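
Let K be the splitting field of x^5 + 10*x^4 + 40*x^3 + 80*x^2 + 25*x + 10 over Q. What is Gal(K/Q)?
The polynomial f is an irreducible quintic over Q, so G = Gal(f/Q) is a transitive subgroup of S_5: one of C_5 (5T1, order 5), D_5 (5T2, order 10), F_20 (5T3, order 20), A_5 (5T4, order 60) or S_5 (5T5, order 120). The discriminant of f is 58564000000 = 242000^2, a perfect square, so G is contained in A_5. The transitive groups of degree 5 contained in A_5 are: C_5 (5T1, order 5), D_5 (5T2, order 10), A_5 (5T4, order 60). By Dedekind's theorem, for a prime p not dividing disc(f) the degrees of the irreducible factors of f mod p form the cycle type of an element of G. Factoring f modulo the 3 such primes p <= 13 (skipping 2, 5, 11, which divide the discriminant), each new pattern first appears at: mod 3: f = (x^5 + x^4 + x^3 + 2x^2 + x + 1), pattern 5; mod 13: f = (x + 8)(x + 10)(x^3 + 5x^2 + 5), pattern 3+1+1. No other pattern occurs in this range, so the set of observed cycle types is {5, 3+1+1}. Among the candidates above, the only group containing elements of all these cycle types is A_5 (5T4) — each of C_5 (5T1), D_5 (5T2) lacks at least one of them. Hence G = A_5 (5T4), of order 60.

A_5 (order 60)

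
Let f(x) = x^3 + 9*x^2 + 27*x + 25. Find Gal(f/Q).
S_3 (also written S3)

The polynomial is an irreducible cubic over Q and its discriminant is -108, which is not a perfect square. For an irreducible cubic, a non-square discriminant gives Galois group S_3.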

## [YOUR INSTRUCTIONS]
Output the entire listing again, word for word.

## [RESPONSE AREA]
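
Let K be the splitting field of x^5 + 10*x^4 + 40*x^3 + 80*x^2 + 25*x + 10 over Q. What is Gal(K/Q)?
The polynomial f is an irreducible quintic over Q, so G = Gal(f/Q) is a transitive subgroup of S_5: one of C_5 (5T1, order 5), D_5 (5T2, order 10), F_20 (5T3, order 20), A_5 (5T4, order 60) or S_5 (5T5, order 120). The discriminant of f is 58564000000 = 242000^2, a perfect square, so G is contained in A_5. The transitive groups of degree 5 contained in A_5 are: C_5 (5T1, order 5), D_5 (5T2, order 10), A_5 (5T4, order 60). By Dedekind's theorem, for a prime p not dividing disc(f) the degrees of the irreducible factors of f mod p form the cycle type of an element of G. Factoring f modulo the 3 such primes p <= 13 (skipping 2, 5, 11, which divide the discriminant), each new pattern first appears at: mod 3: f = (x^5 + x^4 + x^3 + 2x^2 + x + 1), pattern 5; mod 13: f = (x + 8)(x + 10)(x^3 + 5x^2 + 5), pattern 3+1+1. No other pattern occurs in this range, so the set of observed cycle types is {5, 3+1+1}. Among the candidates above, the only group containing elements of all these cycle types is A_5 (5T4) — each of C_5 (5T1), D_5 (5T2) lacks at least one of them. Hence G = A_5 (5T4), of order 60.

A_5 (order 60)

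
Let f(x) = x^3 + 9*x^2 + 27*x + 25. Find Gal(f/Q).
S_3 (also written S3)

The polynomial is an irreducible cubic over Q and its discriminant is -108, which is not a perfect square. For an irreducible cubic, a non-square discriminant gives Galois group S_3.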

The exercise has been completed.